[Task objective] Scan the listing below. Copy each line that contains "What".

[Data shown]
* * * * * * *
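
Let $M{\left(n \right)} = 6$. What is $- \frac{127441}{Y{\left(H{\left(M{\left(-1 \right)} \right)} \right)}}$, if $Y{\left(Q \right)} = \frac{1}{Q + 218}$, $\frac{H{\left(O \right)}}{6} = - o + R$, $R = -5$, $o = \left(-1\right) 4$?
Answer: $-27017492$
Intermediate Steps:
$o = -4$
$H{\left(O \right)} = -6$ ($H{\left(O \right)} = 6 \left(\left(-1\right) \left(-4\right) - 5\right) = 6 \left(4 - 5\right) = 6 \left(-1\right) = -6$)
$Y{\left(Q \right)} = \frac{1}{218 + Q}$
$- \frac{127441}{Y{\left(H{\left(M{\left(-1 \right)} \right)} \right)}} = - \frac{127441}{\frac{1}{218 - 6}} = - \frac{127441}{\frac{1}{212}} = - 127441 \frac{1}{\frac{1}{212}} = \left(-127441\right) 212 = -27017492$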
* * * * * * *
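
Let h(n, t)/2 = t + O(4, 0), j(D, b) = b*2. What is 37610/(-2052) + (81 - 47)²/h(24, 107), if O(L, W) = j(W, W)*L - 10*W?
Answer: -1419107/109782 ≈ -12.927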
* * * * * * *
[Task answer]
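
Let $M{\left(n \right)} = 6$. What is $- \frac{127441}{Y{\left(H{\left(M{\left(-1 \right)} \right)} \right)}}$, if $Y{\left(Q \right)} = \frac{1}{Q + 218}$, $\frac{H{\left(O \right)}}{6} = - o + R$, $R = -5$, $o = \left(-1\right) 4$?
Let h(n, t)/2 = t + O(4, 0), j(D, b) = b*2. What is 37610/(-2052) + (81 - 47)²/h(24, 107), if O(L, W) = j(W, W)*L - 10*W?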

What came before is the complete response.